**EXERCISE DIRECTIONS**
Once you reach the line containing "In (Z/94Z)^*, find", reproduce it and every later line exactly, through the end of the data.

Saved entries:
---*---

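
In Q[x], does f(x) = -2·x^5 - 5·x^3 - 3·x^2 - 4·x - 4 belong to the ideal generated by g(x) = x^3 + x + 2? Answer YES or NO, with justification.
NO

In Q[x] the ideal (g) consists of all multiples of g, so f ∈ (g) iff g | f, i.e. iff the remainder of f on division by g is 0. Divide f by g (g is monic, so eliminate the leading term of the running remainder at each step):
  leading term -2·x^5: subtract (-2·x^2)·g(x) = -2·x^5 - 2·x^3 - 4·x^2, leaving -3·x^3 + x^2 - 4·x - 4
  leading term -3·x^3: subtract (-3)·g(x) = -3·x^3 - 3·x - 6, leaving x^2 - x + 2
The remainder r(x) = x^2 - x + 2 ≠ 0 (and deg r < deg g), so g ∤ f, i.e. f ∉ (g).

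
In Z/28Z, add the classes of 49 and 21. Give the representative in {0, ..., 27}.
14

Reduce the summands first: 49 ≡ 21 (mod 28), so 49 + 21 ≡ 21 + 21 (mod 28). 21 + 21 = 42; 42 = 1·28 + 14, so (49 + 21) mod 28 = 14.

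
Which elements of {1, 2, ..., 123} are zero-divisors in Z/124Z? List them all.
nonzero zero-divisors of Z/124Z = {2, 4, 6, 8, 10, 12, 14, 16, 18, 20, 22, 24, 26, 28, 30, 31, 32, 34, 36, 38, 40, 42, 44, 46, 48, 50, 52, 54, 56, 58, 60, 62, 64, 66, 68, 70, 72, 74, 76, 78, 80, 82, 84, 86, 88, 90, 92, 93, 94, 96, 98, 100, 102, 104, 106, 108, 110, 112, 114, 116, 118, 120, 122}

An element a ∈ Z/124Z (with a ≠ 0) is a zero-divisor iff gcd(a, 124) > 1 (because a is a unit precisely when gcd(a, n) = 1, and in Z/nZ every nonzero, non-unit element is a zero-divisor). Scan a = 1, ..., 123 and keep those with gcd(a, 124) > 1:
  gcd(2, 124) = 2, gcd(4, 124) = 4, gcd(6, 124) = 2, gcd(8, 124) = 4, gcd(10, 124) = 2, gcd(12, 124) = 4, gcd(14, 124) = 2, gcd(16, 124) = 4, gcd(18, 124) = 2, gcd(20, 124) = 4, gcd(22, 124) = 2, gcd(24, 124) = 4, gcd(26, 124) = 2, gcd(28, 124) = 4, gcd(30, 124) = 2, gcd(31, 124) = 31, gcd(32, 124) = 4, gcd(34, 124) = 2, gcd(36, 124) = 4, gcd(38, 124) = 2, gcd(40, 124) = 4, gcd(42, 124) = 2, gcd(44, 124) = 4, gcd(46, 124) = 2, gcd(48, 124) = 4, gcd(50, 124) = 2, gcd(52, 124) = 4, gcd(54, 124) = 2, gcd(56, 124) = 4, gcd(58, 124) = 2, gcd(60, 124) = 4, gcd(62, 124) = 62, gcd(64, 124) = 4, gcd(66, 124) = 2, gcd(68, 124) = 4, gcd(70, 124) = 2, gcd(72, 124) = 4, gcd(74, 124) = 2, gcd(76, 124) = 4, gcd(78, 124) = 2, gcd(80, 124) = 4, gcd(82, 124) = 2, gcd(84, 124) = 4, gcd(86, 124) = 2, gcd(88, 124) = 4, gcd(90, 124) = 2, gcd(92, 124) = 4, gcd(93, 124) = 31, gcd(94, 124) = 2, gcd(96, 124) = 4, gcd(98, 124) = 2, gcd(100, 124) = 4, gcd(102, 124) = 2, gcd(104, 124) = 4, gcd(106, 124) = 2, gcd(108, 124) = 4, gcd(110, 124) = 2, gcd(112, 124) = 4, gcd(114, 124) = 2, gcd(116, 124) = 4, gcd(118, 124) = 2, gcd(120, 124) = 4, gcd(122, 124) = 2.
All other a ∈ {1, ..., 123} have gcd(a, 124) = 1 and are units. So the nonzero zero-divisors are exactly the 63 values of a appearing in this scan.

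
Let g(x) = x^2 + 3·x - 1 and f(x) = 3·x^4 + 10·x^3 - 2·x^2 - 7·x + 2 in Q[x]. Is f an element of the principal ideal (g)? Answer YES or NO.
YES

In Q[x] the ideal (g) consists of all multiples of g, so f ∈ (g) iff g | f, i.e. iff the remainder of f on division by g is 0. Divide f by g (g is monic, so eliminate the leading term of the running remainder at each step):
  leading term 3·x^4: subtract (3·x^2)·g(x) = 3·x^4 + 9·x^3 - 3·x^2, leaving x^3 + x^2 - 7·x + 2
  leading term x^3: subtract (x)·g(x) = x^3 + 3·x^2 - x, leaving -2·x^2 - 6·x + 2
  leading term -2·x^2: subtract (-2)·g(x) = -2·x^2 - 6·x + 2, leaving 0
The remainder is 0, so f(x) = g(x) · h(x) with h(x) = 3·x^2 + x - 2. Hence g | f, i.e. f ∈ (g).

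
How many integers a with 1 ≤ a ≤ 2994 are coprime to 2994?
996

The number of a ∈ {1, ..., 2994} with gcd(a, 2994) = 1 is by definition Euler's totient φ(2994). φ is multiplicative, with φ(p^e) = p^e − p^(e−1). Factorise 2994 = 2 · 3 · 499. Then
  φ(2994) = (2 − 1) · (3 − 1) · (499 − 1) = 1 · 2 · 498 = 996.
So there are 996 such integers.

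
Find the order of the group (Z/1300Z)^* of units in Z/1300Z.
(Z/1300Z)^* consists of the classes a with gcd(a, 1300) = 1, so its order is φ(1300). φ is multiplicative, with φ(p^e) = p^e − p^(e−1). Factorise 1300 = 2^2 · 5^2 · 13. Then
  φ(1300) = (2^2 − 2^1) · (5^2 − 5^1) · (13 − 1) = 2 · 20 · 12 = 480.
Thus |(Z/1300Z)^*| = 480.

Final answer: |(Z/1300Z)^*| = 480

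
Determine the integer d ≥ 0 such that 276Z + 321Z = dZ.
In the PID Z, (a, b) is generated by gcd(a, b). Compute gcd(321, 276) with the extended Euclidean algorithm, tracking rows (r, s, t) with s·321 + t·276 = r:
  row A: (321, 1, 0)   [1·321 + 0·276 = 321]
  row B: (276, 0, 1)   [0·321 + 1·276 = 276]
  321 = 1·276 + 45   → row C = row A − 1·row B = (45, 1, −1)   [check: 1·321 − 1·276 = 45]
  276 = 6·45 + 6   → row D = row B − 6·row C = (6, −6, 7)   [check: −6·321 + 7·276 = 6]
  45 = 7·6 + 3   → row E = row C − 7·row D = (3, 43, −50)   [check: 43·321 − 50·276 = 3]
  6 = 2·3 + 0   → remainder 0, stop. gcd = 3 (last nonzero row E).
So gcd(276, 321) = 3, with Bézout identity 43·321 − 50·276 = 3. Containment (⊇): the Bézout identity exhibits 3 as an element of (276, 321), giving (3) ⊆ (276, 321). Containment (⊆): since 3 | 276 and 3 | 321 (276 = 3·92, 321 = 3·107), every Z-linear combination of 276 and 321 is divisible by 3, so (276, 321) ⊆ (3). Therefore (276, 321) = (3), d = 3.

Final answer: (276, 321) = (3); d = 3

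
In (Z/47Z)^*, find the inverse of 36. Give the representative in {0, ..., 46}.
Apply the extended Euclidean algorithm to (47, 36), tracking rows (r, s, t) with s·47 + t·36 = r. Each division r_prev = q·r_cur + r_new produces the new row as (previous row) − q·(current row):
  row A: (47, 1, 0)   [1·47 + 0·36 = 47]
  row B: (36, 0, 1)   [0·47 + 1·36 = 36]
  47 = 1·36 + 11   → row C = row A − 1·row B = (11, 1, −1)   [check: 1·47 − 1·36 = 11]
  36 = 3·11 + 3   → row D = row B − 3·row C = (3, −3, 4)   [check: −3·47 + 4·36 = 3]
  11 = 3·3 + 2   → row E = row C − 3·row D = (2, 10, −13)   [check: 10·47 − 13·36 = 2]
  3 = 1·2 + 1   → row F = row D − 1·row E = (1, −13, 17)   [check: −13·47 + 17·36 = 1]
  2 = 2·1 + 0   → remainder 0, stop. gcd = 1 (last nonzero row F).
The gcd is 1, so 36 is invertible mod 47. The last nonzero row gives −13·47 + 17·36 = 1, so t = 17. So 36^(−1) ≡ 17 (mod 47). Verify: 36 · 17 = 612 ≡ 1 (mod 47). ✓

Final answer: 36^(−1) ≡ 17 (mod 47)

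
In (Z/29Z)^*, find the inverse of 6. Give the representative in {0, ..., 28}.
Apply the extended Euclidean algorithm to (29, 6), tracking rows (r, s, t) with s·29 + t·6 = r. Each division r_prev = q·r_cur + r_new produces the new row as (previous row) − q·(current row):
  row A: (29, 1, 0)   [1·29 + 0·6 = 29]
  row B: (6, 0, 1)   [0·29 + 1·6 = 6]
  29 = 4·6 + 5   → row C = row A − 4·row B = (5, 1, −4)   [check: 1·29 − 4·6 = 5]
  6 = 1·5 + 1   → row D = row B − 1·row C = (1, −1, 5)   [check: −1·29 + 5·6 = 1]
  5 = 5·1 + 0   → remainder 0, stop. gcd = 1 (last nonzero row D).
The gcd is 1, so 6 is invertible mod 29. The last nonzero row gives −1·29 + 5·6 = 1, so t = 5. So 6^(−1) ≡ 5 (mod 29). Verify: 6 · 5 = 30 ≡ 1 (mod 29). ✓

Final answer: 6^(−1) ≡ 5 (mod 29)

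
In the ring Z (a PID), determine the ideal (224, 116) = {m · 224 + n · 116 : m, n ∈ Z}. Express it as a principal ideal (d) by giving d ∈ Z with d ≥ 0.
(224, 116) = (4); d = 4

In the PID Z, (a, b) is generated by gcd(a, b). Compute gcd(224, 116) with the extended Euclidean algorithm, tracking rows (r, s, t) with s·224 + t·116 = r:
  row A: (224, 1, 0)   [1·224 + 0·116 = 224]
  row B: (116, 0, 1)   [0·224 + 1·116 = 116]
  224 = 1·116 + 108   → row C = row A − 1·row B = (108, 1, −1)   [check: 1·224 − 1·116 = 108]
  116 = 1·108 + 8   → row D = row B − 1·row C = (8, −1, 2)   [check: −1·224 + 2·116 = 8]
  108 = 13·8 + 4   → row E = row C − 13·row D = (4, 14, −27)   [check: 14·224 − 27·116 = 4]
  8 = 2·4 + 0   → remainder 0, stop. gcd = 4 (last nonzero row E).
So gcd(224, 116) = 4, with Bézout identity 14·224 − 27·116 = 4. Containment (⊇): the Bézout identity exhibits 4 as an element of (224, 116), giving (4) ⊆ (224, 116). Containment (⊆): since 4 | 224 and 4 | 116 (224 = 4·56, 116 = 4·29), every Z-linear combination of 224 and 116 is divisible by 4, so (224, 116) ⊆ (4). Therefore (224, 116) = (4), d = 4.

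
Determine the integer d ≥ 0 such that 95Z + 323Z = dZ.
In the PID Z, (a, b) is generated by gcd(a, b). Compute gcd(323, 95) with the extended Euclidean algorithm, tracking rows (r, s, t) with s·323 + t·95 = r:
  row A: (323, 1, 0)   [1·323 + 0·95 = 323]
  row B: (95, 0, 1)   [0·323 + 1·95 = 95]
  323 = 3·95 + 38   → row C = row A − 3·row B = (38, 1, −3)   [check: 1·323 − 3·95 = 38]
  95 = 2·38 + 19   → row D = row B − 2·row C = (19, −2, 7)   [check: −2·323 + 7·95 = 19]
  38 = 2·19 + 0   → remainder 0, stop. gcd = 19 (last nonzero row D).
So gcd(95, 323) = 19, with Bézout identity −2·323 + 7·95 = 19. Containment (⊇): the Bézout identity exhibits 19 as an element of (95, 323), giving (19) ⊆ (95, 323). Containment (⊆): since 19 | 95 and 19 | 323 (95 = 19·5, 323 = 19·17), every Z-linear combination of 95 and 323 is divisible by 19, so (95, 323) ⊆ (19). Therefore (95, 323) = (19), d = 19.

Final answer: (95, 323) = (19); d = 19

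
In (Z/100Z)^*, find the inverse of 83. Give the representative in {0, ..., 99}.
83^(−1) ≡ 47 (mod 100)

Apply the extended Euclidean algorithm to (100, 83), tracking rows (r, s, t) with s·100 + t·83 = r. Each division r_prev = q·r_cur + r_new produces the new row as (previous row) − q·(current row):
  row A: (100, 1, 0)   [1·100 + 0·83 = 100]
  row B: (83, 0, 1)   [0·100 + 1·83 = 83]
  100 = 1·83 + 17   → row C = row A − 1·row B = (17, 1, −1)   [check: 1·100 − 1·83 = 17]
  83 = 4·17 + 15   → row D = row B − 4·row C = (15, −4, 5)   [check: −4·100 + 5·83 = 15]
  17 = 1·15 + 2   → row E = row C − 1·row D = (2, 5, −6)   [check: 5·100 − 6·83 = 2]
  15 = 7·2 + 1   → row F = row D − 7·row E = (1, −39, 47)   [check: −39·100 + 47·83 = 1]
  2 = 2·1 + 0   → remainder 0, stop. gcd = 1 (last nonzero row F).
The gcd is 1, so 83 is invertible mod 100. The last nonzero row gives −39·100 + 47·83 = 1, so t = 47. So 83^(−1) ≡ 47 (mod 100). Verify: 83 · 47 = 3901 ≡ 1 (mod 100). ✓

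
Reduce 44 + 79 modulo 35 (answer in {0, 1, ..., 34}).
Reduce the summands first: 44 ≡ 9, 79 ≡ 9 (mod 35), so 44 + 79 ≡ 9 + 9 (mod 35). 9 + 9 = 18; 18 = 0·35 + 18, so (44 + 79) mod 35 = 18.

Final answer: 18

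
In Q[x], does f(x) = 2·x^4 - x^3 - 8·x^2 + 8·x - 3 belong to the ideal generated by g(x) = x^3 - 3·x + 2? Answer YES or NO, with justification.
NO

In Q[x] the ideal (g) consists of all multiples of g, so f ∈ (g) iff g | f, i.e. iff the remainder of f on division by g is 0. Divide f by g (g is monic, so eliminate the leading term of the running remainder at each step):
  leading term 2·x^4: subtract (2·x)·g(x) = 2·x^4 - 6·x^2 + 4·x, leaving -x^3 - 2·x^2 + 4·x - 3
  leading term -x^3: subtract (-1)·g(x) = -x^3 + 3·x - 2, leaving -2·x^2 + x - 1
The remainder r(x) = -2·x^2 + x - 1 ≠ 0 (and deg r < deg g), so g ∤ f, i.e. f ∉ (g).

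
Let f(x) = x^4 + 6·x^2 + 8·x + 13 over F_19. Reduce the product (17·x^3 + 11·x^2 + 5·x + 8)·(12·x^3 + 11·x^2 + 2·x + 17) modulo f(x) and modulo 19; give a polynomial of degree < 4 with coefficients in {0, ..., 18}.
Multiply as integer polynomials: a · b = 204·x^6 + 319·x^5 + 215·x^4 + 462·x^3 + 285·x^2 + 101·x + 136. Reducing coefficients mod 19: a · b ≡ 14·x^6 + 15·x^5 + 6·x^4 + 6·x^3 + 6·x + 3. Now divide by f(x) = x^4 + 6·x^2 + 8·x + 13 in F_19[x], eliminating the leading term at each step:
  leading term 14·x^6: subtract (14·x^2)·f(x) = 14·x^6 + 8·x^4 + 17·x^3 + 11·x^2, leaving 15·x^5 + 17·x^4 + 8·x^3 + 8·x^2 + 6·x + 3 (coefficients mod 19)
  leading term 15·x^5: subtract (15·x)·f(x) = 15·x^5 + 14·x^3 + 6·x^2 + 5·x, leaving 17·x^4 + 13·x^3 + 2·x^2 + x + 3 (coefficients mod 19)
  leading term 17·x^4: subtract (17)·f(x) = 17·x^4 + 7·x^2 + 3·x + 12, leaving 13·x^3 + 14·x^2 + 17·x + 10 (coefficients mod 19)
The degree is now < 4, so this is the remainder. Hence a · b ≡ 13·x^3 + 14·x^2 + 17·x + 10 in F_19[x]/(f).

Final answer: a · b ≡ 13·x^3 + 14·x^2 + 17·x + 10 (mod f(x))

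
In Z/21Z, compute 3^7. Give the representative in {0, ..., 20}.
Use repeated squaring. Binary(7) = 111. Walk through the bits of the exponent 7 left-to-right: at each bit after the leading one, square the running value, then multiply by 3 if the bit is 1 (always reducing mod 21):
  bit 1 = 1 (leading): start with 3.
  bit 2 = 1: square 3^2 = 9; bit is 1, so multiply 9·3 = 27 ≡ 6 (mod 21).
  bit 3 = 1: square 6^2 = 36 ≡ 15; bit is 1, so multiply 15·3 = 45 ≡ 3 (mod 21).
Final value: 3^7 ≡ 3 (mod 21).

Final answer: 3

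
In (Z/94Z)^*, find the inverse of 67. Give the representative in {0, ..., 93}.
67^(−1) ≡ 87 (mod 94)

Apply the extended Euclidean algorithm to (94, 67), tracking rows (r, s, t) with s·94 + t·67 = r. Each division r_prev = q·r_cur + r_new produces the new row as (previous row) − q·(current row):
  row A: (94, 1, 0)   [1·94 + 0·67 = 94]
  row B: (67, 0, 1)   [0·94 + 1·67 = 67]
  94 = 1·67 + 27   → row C = row A − 1·row B = (27, 1, −1)   [check: 1·94 − 1·67 = 27]
  67 = 2·27 + 13   → row D = row B − 2·row C = (13, −2, 3)   [check: −2·94 + 3·67 = 13]
  27 = 2·13 + 1   → row E = row C − 2·row D = (1, 5, −7)   [check: 5·94 − 7·67 = 1]
  13 = 13·1 + 0   → remainder 0, stop. gcd = 1 (last nonzero row E).
The gcd is 1, so 67 is invertible mod 94. The last nonzero row gives 5·94 − 7·67 = 1, so t = −7. So 67^(−1) ≡ −7 ≡ 87 (mod 94). Verify: 67 · 87 = 5829 ≡ 1 (mod 94). ✓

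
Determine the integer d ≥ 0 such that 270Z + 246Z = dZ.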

---*---

**THE ANSWER**
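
In (Z/94Z)^*, find the inverse of 67. Give the representative in {0, ..., 93}.
67^(−1) ≡ 87 (mod 94)

Apply the extended Euclidean algorithm to (94, 67), tracking rows (r, s, t) with s·94 + t·67 = r. Each division r_prev = q·r_cur + r_new produces the new row as (previous row) − q·(current row):
  row A: (94, 1, 0)   [1·94 + 0·67 = 94]
  row B: (67, 0, 1)   [0·94 + 1·67 = 67]
  94 = 1·67 + 27   → row C = row A − 1·row B = (27, 1, −1)   [check: 1·94 − 1·67 = 27]
  67 = 2·27 + 13   → row D = row B − 2·row C = (13, −2, 3)   [check: −2·94 + 3·67 = 13]
  27 = 2·13 + 1   → row E = row C − 2·row D = (1, 5, −7)   [check: 5·94 − 7·67 = 1]
  13 = 13·1 + 0   → remainder 0, stop. gcd = 1 (last nonzero row E).
The gcd is 1, so 67 is invertible mod 94. The last nonzero row gives 5·94 − 7·67 = 1, so t = −7. So 67^(−1) ≡ −7 ≡ 87 (mod 94). Verify: 67 · 87 = 5829 ≡ 1 (mod 94). ✓

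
Determine the integer d ≥ 0 such that 270Z + 246Z = dZ.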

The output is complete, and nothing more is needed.